[Dataset entries]
•••

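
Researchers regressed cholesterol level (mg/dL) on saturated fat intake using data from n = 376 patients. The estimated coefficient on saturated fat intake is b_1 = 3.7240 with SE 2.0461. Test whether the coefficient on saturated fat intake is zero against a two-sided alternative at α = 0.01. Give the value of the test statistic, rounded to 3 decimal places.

t = 1.820

H₀: β₁ = 0 vs H₁: β₁ ≠ 0.
t = (b_1 − β₁⁰)/SE = 3.7240 / 2.0461 = 1.820.
df = n − 2 = 376 − 2 = 374.
Two-sided p ≈ 0.0696, which is ≥ 0.01, so fail to reject H₀.
The data do not give significant evidence of an association between saturated fat intake and cholesterol level.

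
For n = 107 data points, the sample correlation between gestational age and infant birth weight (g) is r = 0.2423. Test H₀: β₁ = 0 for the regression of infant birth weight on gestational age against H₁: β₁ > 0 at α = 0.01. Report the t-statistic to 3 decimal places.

t = r·√(n − 2)/√(1 − r²) = 0.2423·√105/√0.941291 = 2.559.
df = n − 2 = 105.
One-sided p ≈ 0.0060, which is < 0.01, so reject H₀.
There is evidence of a linear association between gestational age and infant birth weight.

t = 2.559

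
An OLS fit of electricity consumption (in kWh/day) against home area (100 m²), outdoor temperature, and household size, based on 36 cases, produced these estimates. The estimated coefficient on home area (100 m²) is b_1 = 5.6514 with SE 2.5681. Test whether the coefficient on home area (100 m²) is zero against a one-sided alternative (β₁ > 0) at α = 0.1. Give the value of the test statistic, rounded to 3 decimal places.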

•••

### Problem requirements
Write out a word-for-word copy of every entry above.

### Written answer
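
Researchers regressed cholesterol level (mg/dL) on saturated fat intake using data from n = 376 patients. The estimated coefficient on saturated fat intake is b_1 = 3.7240 with SE 2.0461. Test whether the coefficient on saturated fat intake is zero against a two-sided alternative at α = 0.01. Give the value of the test statistic, rounded to 3 decimal places.

t = 1.820

H₀: β₁ = 0 vs H₁: β₁ ≠ 0.
t = (b_1 − β₁⁰)/SE = 3.7240 / 2.0461 = 1.820.
df = n − 2 = 376 − 2 = 374.
Two-sided p ≈ 0.0696, which is ≥ 0.01, so fail to reject H₀.
The data do not give significant evidence of an association between saturated fat intake and cholesterol level.

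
For n = 107 data points, the sample correlation between gestational age and infant birth weight (g) is r = 0.2423. Test H₀: β₁ = 0 for the regression of infant birth weight on gestational age against H₁: β₁ > 0 at α = 0.01. Report the t-statistic to 3 decimal places.

t = r·√(n − 2)/√(1 − r²) = 0.2423·√105/√0.941291 = 2.559.
df = n − 2 = 105.
One-sided p ≈ 0.0060, which is < 0.01, so reject H₀.
There is evidence of a linear association between gestational age and infant birth weight.

t = 2.559

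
An OLS fit of electricity consumption (in kWh/day) against home area (100 m²), outdoor temperature, and household size, based on 36 cases, produced these estimates. The estimated coefficient on home area (100 m²) is b_1 = 5.6514 with SE 2.5681. Test whether the coefficient on home area (100 m²) is zero against a one-sided alternative (β₁ > 0) at α = 0.1. Give the value of the test statistic, rounded to 3 decimal places.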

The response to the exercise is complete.